Stored data
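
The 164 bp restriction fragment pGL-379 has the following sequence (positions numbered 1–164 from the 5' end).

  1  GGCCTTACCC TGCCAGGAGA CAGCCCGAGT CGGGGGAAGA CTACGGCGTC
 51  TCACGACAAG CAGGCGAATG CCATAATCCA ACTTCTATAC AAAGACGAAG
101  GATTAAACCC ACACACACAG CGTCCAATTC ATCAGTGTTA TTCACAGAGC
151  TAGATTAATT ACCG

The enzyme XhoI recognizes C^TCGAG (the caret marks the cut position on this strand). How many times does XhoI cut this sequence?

0

No occurrence of CTCGAG is present in the sequence.
XhoI does not cut: 0 sites.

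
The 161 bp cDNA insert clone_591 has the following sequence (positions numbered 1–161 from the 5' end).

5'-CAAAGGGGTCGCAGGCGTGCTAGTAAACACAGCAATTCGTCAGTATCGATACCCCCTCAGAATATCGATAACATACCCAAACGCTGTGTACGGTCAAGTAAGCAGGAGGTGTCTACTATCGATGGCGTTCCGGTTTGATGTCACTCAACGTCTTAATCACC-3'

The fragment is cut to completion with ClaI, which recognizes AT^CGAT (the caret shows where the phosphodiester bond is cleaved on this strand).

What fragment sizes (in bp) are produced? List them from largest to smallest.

54, 46, 42, 19 bp

ClaI sites (ATCGAT) start at positions 45, 64, 118.
ClaI cuts after base 2 of each site, so after positions 46, 65, 119.
Linear molecule, 3 cuts → 4 fragments:
  1–46 → 46 bp
  47–65 → 19 bp
  66–119 → 54 bp
  120–161 → 42 bp
Sorted largest to smallest: 54, 46, 42, 19 bp.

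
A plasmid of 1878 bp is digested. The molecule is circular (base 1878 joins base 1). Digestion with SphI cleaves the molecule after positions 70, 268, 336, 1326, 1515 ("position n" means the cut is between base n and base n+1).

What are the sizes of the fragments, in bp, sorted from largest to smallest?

Circular molecule, 5 cuts → 5 fragments:
  268 − 70 = 198 bp
  336 − 268 = 68 bp
  1326 − 336 = 990 bp
  1515 − 1326 = 189 bp
  wrap: 1878 − 1515 + 70 = 433 bp
Sorted largest to smallest: 990, 433, 198, 189, 68 bp.

990, 433, 198, 189, 68 bp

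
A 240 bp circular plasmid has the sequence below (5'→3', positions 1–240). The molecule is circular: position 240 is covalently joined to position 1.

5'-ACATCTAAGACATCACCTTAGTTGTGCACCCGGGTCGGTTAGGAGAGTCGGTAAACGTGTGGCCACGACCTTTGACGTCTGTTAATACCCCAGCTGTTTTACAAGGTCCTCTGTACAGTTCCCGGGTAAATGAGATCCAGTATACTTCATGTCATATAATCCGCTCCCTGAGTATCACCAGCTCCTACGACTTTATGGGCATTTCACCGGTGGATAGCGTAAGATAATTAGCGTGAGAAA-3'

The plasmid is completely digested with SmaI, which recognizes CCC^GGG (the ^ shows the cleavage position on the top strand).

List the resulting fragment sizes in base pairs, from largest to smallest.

SmaI sites (CCCGGG) start at positions 29, 121.
SmaI cuts after base 3 of each site, so after positions 31, 123.
Circular molecule, 2 cuts → 2 fragments:
  32–123 → 92 bp
  124–240 then 1–31 → 117 + 31 = 148 bp
Sorted largest to smallest: 148, 92 bp.

148, 92 bp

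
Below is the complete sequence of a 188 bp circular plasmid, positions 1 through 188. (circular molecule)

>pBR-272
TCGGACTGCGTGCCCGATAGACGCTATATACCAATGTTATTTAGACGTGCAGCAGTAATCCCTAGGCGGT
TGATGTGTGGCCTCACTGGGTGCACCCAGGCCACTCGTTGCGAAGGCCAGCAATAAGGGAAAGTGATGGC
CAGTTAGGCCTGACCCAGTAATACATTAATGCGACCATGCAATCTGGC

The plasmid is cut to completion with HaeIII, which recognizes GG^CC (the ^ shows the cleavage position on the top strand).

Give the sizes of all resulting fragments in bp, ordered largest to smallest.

120, 23, 20, 16, 9 bp

HaeIII sites (GGCC) start at positions 79, 99, 115, 138, 147.
HaeIII cuts after base 2 of each site, so after positions 80, 100, 116, 139, 148.
Circular molecule, 5 cuts → 5 fragments:
  81–100 → 20 bp
  101–116 → 16 bp
  117–139 → 23 bp
  140–148 → 9 bp
  149–188 then 1–80 → 40 + 80 = 120 bp
Sorted largest to smallest: 120, 23, 20, 16, 9 bp.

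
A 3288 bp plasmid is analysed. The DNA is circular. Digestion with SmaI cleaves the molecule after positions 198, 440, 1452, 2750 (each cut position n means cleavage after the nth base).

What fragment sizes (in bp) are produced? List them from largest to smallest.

1298, 1012, 736, 242 bp

Circular molecule, 4 cuts → 4 fragments:
  440 − 198 = 242 bp
  1452 − 440 = 1012 bp
  2750 − 1452 = 1298 bp
  wrap: 3288 − 2750 + 198 = 736 bp
Sorted largest to smallest: 1298, 1012, 736, 242 bp.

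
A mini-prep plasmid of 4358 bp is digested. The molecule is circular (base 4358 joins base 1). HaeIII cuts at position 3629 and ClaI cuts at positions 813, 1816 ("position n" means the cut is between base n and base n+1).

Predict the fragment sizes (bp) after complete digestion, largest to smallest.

Combined cut positions (sorted): 813, 1816, 3629.
Circular molecule, 3 cuts → 3 fragments:
  1816 − 813 = 1003 bp
  3629 − 1816 = 1813 bp
  wrap: 4358 − 3629 + 813 = 1542 bp
Sorted largest to smallest: 1813, 1542, 1003 bp.

1813, 1542, 1003 bp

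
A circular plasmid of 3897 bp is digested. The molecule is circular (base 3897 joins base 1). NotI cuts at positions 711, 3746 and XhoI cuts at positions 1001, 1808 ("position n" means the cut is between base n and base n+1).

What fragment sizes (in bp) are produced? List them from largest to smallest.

Combined cut positions (sorted): 711, 1001, 1808, 3746.
Circular molecule, 4 cuts → 4 fragments:
  1001 − 711 = 290 bp
  1808 − 1001 = 807 bp
  3746 − 1808 = 1938 bp
  wrap: 3897 − 3746 + 711 = 862 bp
Sorted largest to smallest: 1938, 862, 807, 290 bp.

1938, 862, 807, 290 bp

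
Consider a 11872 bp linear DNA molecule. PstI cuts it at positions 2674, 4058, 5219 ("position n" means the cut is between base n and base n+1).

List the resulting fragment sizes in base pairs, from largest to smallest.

Linear molecule, 3 cuts → 4 fragments:
  2674 − 0 = 2674 bp
  4058 − 2674 = 1384 bp
  5219 − 4058 = 1161 bp
  11872 − 5219 = 6653 bp
Sorted largest to smallest: 6653, 2674, 1384, 1161 bp.

6653, 2674, 1384, 1161 bp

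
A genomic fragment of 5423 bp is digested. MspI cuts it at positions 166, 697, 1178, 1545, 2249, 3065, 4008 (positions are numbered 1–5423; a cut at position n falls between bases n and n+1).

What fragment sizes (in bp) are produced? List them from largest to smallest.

1415, 943, 816, 704, 531, 481, 367, 166 bp

Linear molecule, 7 cuts → 8 fragments:
  166 − 0 = 166 bp
  697 − 166 = 531 bp
  1178 − 697 = 481 bp
  1545 − 1178 = 367 bp
  2249 − 1545 = 704 bp
  3065 − 2249 = 816 bp
  4008 − 3065 = 943 bp
  5423 − 4008 = 1415 bp
Sorted largest to smallest: 1415, 943, 816, 704, 531, 481, 367, 166 bp.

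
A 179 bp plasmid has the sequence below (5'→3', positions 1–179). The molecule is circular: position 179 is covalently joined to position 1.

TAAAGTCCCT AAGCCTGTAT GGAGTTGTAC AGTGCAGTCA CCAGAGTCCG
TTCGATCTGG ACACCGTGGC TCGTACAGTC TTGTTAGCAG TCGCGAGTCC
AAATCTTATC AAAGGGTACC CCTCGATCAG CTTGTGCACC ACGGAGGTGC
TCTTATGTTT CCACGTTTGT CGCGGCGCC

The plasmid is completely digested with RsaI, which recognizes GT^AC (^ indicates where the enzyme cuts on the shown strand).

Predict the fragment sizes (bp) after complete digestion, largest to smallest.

90, 46, 43 bp

RsaI sites (GTAC) start at positions 27, 73, 116.
RsaI cuts after base 2 of each site, so after positions 28, 74, 117.
Circular molecule, 3 cuts → 3 fragments:
  29–74 → 46 bp
  75–117 → 43 bp
  118–179 then 1–28 → 62 + 28 = 90 bp
Sorted largest to smallest: 90, 46, 43 bp.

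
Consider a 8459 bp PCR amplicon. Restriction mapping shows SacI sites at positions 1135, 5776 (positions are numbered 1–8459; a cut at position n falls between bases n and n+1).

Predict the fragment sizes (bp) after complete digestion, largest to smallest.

Linear molecule, 2 cuts → 3 fragments:
  1135 − 0 = 1135 bp
  5776 − 1135 = 4641 bp
  8459 − 5776 = 2683 bp
Sorted largest to smallest: 4641, 2683, 1135 bp.

4641, 2683, 1135 bp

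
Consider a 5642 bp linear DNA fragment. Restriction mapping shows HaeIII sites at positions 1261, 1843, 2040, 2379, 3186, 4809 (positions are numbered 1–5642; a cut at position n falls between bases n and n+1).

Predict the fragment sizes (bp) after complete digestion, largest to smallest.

Linear molecule, 6 cuts → 7 fragments:
  1261 − 0 = 1261 bp
  1843 − 1261 = 582 bp
  2040 − 1843 = 197 bp
  2379 − 2040 = 339 bp
  3186 − 2379 = 807 bp
  4809 − 3186 = 1623 bp
  5642 − 4809 = 833 bp
Sorted largest to smallest: 1623, 1261, 833, 807, 582, 339, 197 bp.

1623, 1261, 833, 807, 582, 339, 197 bp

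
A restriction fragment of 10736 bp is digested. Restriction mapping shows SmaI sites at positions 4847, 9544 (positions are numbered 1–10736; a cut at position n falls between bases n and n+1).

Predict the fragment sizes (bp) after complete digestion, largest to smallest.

4847, 4697, 1192 bp

Linear molecule, 2 cuts → 3 fragments:
  4847 − 0 = 4847 bp
  9544 − 4847 = 4697 bp
  10736 − 9544 = 1192 bp
Sorted largest to smallest: 4847, 4697, 1192 bp.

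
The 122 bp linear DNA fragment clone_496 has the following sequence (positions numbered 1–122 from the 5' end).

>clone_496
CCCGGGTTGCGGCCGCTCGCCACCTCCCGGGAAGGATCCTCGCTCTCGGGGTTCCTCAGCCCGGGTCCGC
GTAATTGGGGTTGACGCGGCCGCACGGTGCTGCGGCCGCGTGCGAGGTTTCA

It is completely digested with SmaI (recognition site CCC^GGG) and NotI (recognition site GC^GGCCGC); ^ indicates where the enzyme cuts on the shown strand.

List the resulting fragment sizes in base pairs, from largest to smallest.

SmaI sites (CCCGGG) start at positions 1, 26, 60.
SmaI cuts after base 3 of each site, so after positions 3, 28, 62.
NotI sites (GCGGCCGC) start at positions 9, 86, 102.
NotI cuts after base 2 of each site, so after positions 10, 87, 103.
Combined cut positions: 3, 10, 28, 62, 87, 103.
Linear molecule, 6 cuts → 7 fragments:
  1–3 → 3 bp
  4–10 → 7 bp
  11–28 → 18 bp
  29–62 → 34 bp
  63–87 → 25 bp
  88–103 → 16 bp
  104–122 → 19 bp
Sorted largest to smallest: 34, 25, 19, 18, 16, 7, 3 bp.

34, 25, 19, 18, 16, 7, 3 bp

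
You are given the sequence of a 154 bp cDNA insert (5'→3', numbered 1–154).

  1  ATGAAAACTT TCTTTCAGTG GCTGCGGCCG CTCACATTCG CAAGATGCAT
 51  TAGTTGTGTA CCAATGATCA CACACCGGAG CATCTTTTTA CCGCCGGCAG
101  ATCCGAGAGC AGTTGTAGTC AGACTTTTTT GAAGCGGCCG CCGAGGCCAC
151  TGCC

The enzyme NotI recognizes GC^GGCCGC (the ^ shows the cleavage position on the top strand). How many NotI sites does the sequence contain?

2

GCGGCCGC occurs starting at positions 24, 134.
NotI cuts at 2 sites.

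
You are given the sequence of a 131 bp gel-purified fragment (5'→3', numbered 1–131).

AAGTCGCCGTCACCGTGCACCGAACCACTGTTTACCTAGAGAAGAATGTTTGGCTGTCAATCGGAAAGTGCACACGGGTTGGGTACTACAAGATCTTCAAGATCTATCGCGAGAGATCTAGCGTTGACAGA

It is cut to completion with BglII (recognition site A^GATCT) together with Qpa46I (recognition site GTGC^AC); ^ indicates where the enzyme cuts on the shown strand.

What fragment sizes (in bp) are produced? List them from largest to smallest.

53, 20, 18, 17, 14, 9 bp

BglII sites (AGATCT) start at positions 91, 100, 114.
BglII cuts after the first base of each site, so after positions 91, 100, 114.
Qpa46I sites (GTGCAC) start at positions 15, 68.
Qpa46I cuts after base 4 of each site, so after positions 18, 71.
Combined cut positions: 18, 71, 91, 100, 114.
Linear molecule, 5 cuts → 6 fragments:
  1–18 → 18 bp
  19–71 → 53 bp
  72–91 → 20 bp
  92–100 → 9 bp
  101–114 → 14 bp
  115–131 → 17 bp
Sorted largest to smallest: 53, 20, 18, 17, 14, 9 bp.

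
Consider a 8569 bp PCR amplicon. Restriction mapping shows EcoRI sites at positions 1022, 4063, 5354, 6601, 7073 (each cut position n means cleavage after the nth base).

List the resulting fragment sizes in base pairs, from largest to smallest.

Linear molecule, 5 cuts → 6 fragments:
  1022 − 0 = 1022 bp
  4063 − 1022 = 3041 bp
  5354 − 4063 = 1291 bp
  6601 − 5354 = 1247 bp
  7073 − 6601 = 472 bp
  8569 − 7073 = 1496 bp
Sorted largest to smallest: 3041, 1496, 1291, 1247, 1022, 472 bp.

3041, 1496, 1291, 1247, 1022, 472 bp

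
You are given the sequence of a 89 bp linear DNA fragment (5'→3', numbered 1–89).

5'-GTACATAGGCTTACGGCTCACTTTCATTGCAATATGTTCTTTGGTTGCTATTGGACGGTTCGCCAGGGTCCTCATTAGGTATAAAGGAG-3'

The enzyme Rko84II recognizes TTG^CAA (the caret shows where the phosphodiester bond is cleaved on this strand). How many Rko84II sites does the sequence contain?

1

TTGCAA occurs starting at position 27.
Rko84II cuts at 1 site.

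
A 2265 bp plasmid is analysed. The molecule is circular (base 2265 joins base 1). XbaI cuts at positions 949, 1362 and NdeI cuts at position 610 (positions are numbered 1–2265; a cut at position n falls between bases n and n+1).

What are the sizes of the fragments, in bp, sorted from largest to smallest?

Combined cut positions (sorted): 610, 949, 1362.
Circular molecule, 3 cuts → 3 fragments:
  949 − 610 = 339 bp
  1362 − 949 = 413 bp
  wrap: 2265 − 1362 + 610 = 1513 bp
Sorted largest to smallest: 1513, 413, 339 bp.

1513, 413, 339 bp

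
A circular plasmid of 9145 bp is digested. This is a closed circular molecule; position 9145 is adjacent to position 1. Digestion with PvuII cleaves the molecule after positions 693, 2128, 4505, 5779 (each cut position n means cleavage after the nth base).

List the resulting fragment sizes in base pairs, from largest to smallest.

4059, 2377, 1435, 1274 bp

Circular molecule, 4 cuts → 4 fragments:
  2128 − 693 = 1435 bp
  4505 − 2128 = 2377 bp
  5779 − 4505 = 1274 bp
  wrap: 9145 − 5779 + 693 = 4059 bp
Sorted largest to smallest: 4059, 2377, 1435, 1274 bp.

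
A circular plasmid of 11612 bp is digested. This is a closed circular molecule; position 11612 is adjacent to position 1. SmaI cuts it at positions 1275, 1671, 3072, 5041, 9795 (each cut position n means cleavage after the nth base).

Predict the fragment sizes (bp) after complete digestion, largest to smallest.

Circular molecule, 5 cuts → 5 fragments:
  1671 − 1275 = 396 bp
  3072 − 1671 = 1401 bp
  5041 − 3072 = 1969 bp
  9795 − 5041 = 4754 bp
  wrap: 11612 − 9795 + 1275 = 3092 bp
Sorted largest to smallest: 4754, 3092, 1969, 1401, 396 bp.

4754, 3092, 1969, 1401, 396 bp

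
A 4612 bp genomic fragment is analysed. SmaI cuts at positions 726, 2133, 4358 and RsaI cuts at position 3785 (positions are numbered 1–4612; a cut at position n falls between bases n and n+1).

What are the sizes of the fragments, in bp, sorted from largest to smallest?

Combined cut positions (sorted): 726, 2133, 3785, 4358.
Linear molecule, 4 cuts → 5 fragments:
  726 − 0 = 726 bp
  2133 − 726 = 1407 bp
  3785 − 2133 = 1652 bp
  4358 − 3785 = 573 bp
  4612 − 4358 = 254 bp
Sorted largest to smallest: 1652, 1407, 726, 573, 254 bp.

1652, 1407, 726, 573, 254 bp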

### YOUR INSTRUCTIONS
Look above for the line holding "The 161 bp cDNA" and the line holding "The fragment is". Retype both, and every line between them, word for word and nothing else.

### ANSWER SECTION
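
The 161 bp cDNA insert clone_591 has the following sequence (positions numbered 1–161 from the 5' end).

5'-CAAAGGGGTCGCAGGCGTGCTAGTAAACACAGCAATTCGTCAGTATCGATACCCCCTCAGAATATCGATAACATACCCAAACGCTGTGTACGGTCAAGTAAGCAGGAGGTGTCTACTATCGATGGCGTTCCGGTTTGATGTCACTCAACGTCTTAATCACC-3'

The fragment is cut to completion with ClaI, which recognizes AT^CGAT (the caret shows where the phosphodiester bond is cleaved on this strand).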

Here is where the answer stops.